What this task involves →
Find all lines below containing the string "Answer" and return them.

Given entries →
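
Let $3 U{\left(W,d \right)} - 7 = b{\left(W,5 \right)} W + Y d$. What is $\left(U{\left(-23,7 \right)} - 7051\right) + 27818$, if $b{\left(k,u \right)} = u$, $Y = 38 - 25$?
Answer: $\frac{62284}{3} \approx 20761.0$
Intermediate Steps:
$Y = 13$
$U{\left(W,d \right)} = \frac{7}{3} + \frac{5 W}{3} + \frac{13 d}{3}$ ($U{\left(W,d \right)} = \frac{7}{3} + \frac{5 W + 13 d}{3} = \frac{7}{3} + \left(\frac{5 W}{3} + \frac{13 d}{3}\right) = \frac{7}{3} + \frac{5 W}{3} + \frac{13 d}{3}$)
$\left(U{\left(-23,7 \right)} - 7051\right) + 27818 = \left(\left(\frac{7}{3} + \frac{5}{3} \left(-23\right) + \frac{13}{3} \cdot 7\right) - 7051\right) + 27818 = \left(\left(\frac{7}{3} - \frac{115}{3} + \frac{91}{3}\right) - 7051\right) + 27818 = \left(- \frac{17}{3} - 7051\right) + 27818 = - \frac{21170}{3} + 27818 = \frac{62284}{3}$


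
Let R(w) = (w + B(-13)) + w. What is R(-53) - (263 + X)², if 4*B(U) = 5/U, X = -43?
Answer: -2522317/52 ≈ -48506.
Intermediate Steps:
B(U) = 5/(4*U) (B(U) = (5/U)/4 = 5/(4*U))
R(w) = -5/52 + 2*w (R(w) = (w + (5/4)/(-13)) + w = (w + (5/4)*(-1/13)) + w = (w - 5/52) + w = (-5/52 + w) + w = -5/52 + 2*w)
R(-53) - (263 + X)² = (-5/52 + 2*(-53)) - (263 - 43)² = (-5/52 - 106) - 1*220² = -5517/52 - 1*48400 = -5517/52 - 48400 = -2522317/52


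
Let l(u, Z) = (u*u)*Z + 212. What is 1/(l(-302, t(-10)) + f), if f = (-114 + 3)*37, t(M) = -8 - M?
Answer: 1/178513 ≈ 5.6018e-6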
---
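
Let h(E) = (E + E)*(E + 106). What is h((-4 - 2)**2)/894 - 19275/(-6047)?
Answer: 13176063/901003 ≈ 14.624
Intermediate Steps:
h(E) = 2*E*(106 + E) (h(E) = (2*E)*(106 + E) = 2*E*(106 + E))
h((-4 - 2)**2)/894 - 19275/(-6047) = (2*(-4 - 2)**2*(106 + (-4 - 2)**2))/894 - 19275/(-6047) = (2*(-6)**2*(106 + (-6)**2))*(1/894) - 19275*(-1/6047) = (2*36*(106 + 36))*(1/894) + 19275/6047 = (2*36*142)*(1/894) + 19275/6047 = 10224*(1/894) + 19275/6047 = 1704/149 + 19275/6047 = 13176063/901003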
...
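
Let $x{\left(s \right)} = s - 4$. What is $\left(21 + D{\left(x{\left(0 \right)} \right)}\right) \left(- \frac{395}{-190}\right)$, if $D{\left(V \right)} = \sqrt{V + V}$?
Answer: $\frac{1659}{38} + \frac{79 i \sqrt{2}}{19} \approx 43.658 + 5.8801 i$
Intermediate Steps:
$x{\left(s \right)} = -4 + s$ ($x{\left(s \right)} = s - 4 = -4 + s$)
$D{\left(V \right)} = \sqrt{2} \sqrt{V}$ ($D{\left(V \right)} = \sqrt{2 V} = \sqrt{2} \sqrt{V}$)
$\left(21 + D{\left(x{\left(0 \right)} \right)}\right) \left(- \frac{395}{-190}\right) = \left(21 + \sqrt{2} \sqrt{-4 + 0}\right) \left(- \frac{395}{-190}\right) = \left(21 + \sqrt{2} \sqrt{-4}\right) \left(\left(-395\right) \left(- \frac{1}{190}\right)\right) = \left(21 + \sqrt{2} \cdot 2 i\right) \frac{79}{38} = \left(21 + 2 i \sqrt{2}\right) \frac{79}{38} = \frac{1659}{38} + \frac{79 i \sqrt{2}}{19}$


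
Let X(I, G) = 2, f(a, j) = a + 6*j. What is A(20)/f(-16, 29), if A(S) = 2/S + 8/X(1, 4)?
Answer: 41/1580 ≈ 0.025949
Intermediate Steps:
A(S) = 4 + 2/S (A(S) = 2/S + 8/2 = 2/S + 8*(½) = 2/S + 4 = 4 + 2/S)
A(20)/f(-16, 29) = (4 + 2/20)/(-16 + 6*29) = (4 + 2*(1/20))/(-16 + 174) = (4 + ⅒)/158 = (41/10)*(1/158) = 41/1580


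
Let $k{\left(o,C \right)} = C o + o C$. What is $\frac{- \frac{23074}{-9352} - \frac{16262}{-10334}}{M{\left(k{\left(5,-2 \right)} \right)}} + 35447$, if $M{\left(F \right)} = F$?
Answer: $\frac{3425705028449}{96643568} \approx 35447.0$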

Response box →
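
Answer: $\frac{62284}{3} \approx 20761.0$
Answer: -2522317/52 ≈ -48506.
Answer: 1/178513 ≈ 5.6018e-6
Answer: 13176063/901003 ≈ 14.624
Answer: $\frac{1659}{38} + \frac{79 i \sqrt{2}}{19} \approx 43.658 + 5.8801 i$
Answer: 41/1580 ≈ 0.025949
Answer: $\frac{3425705028449}{96643568} \approx 35447.0$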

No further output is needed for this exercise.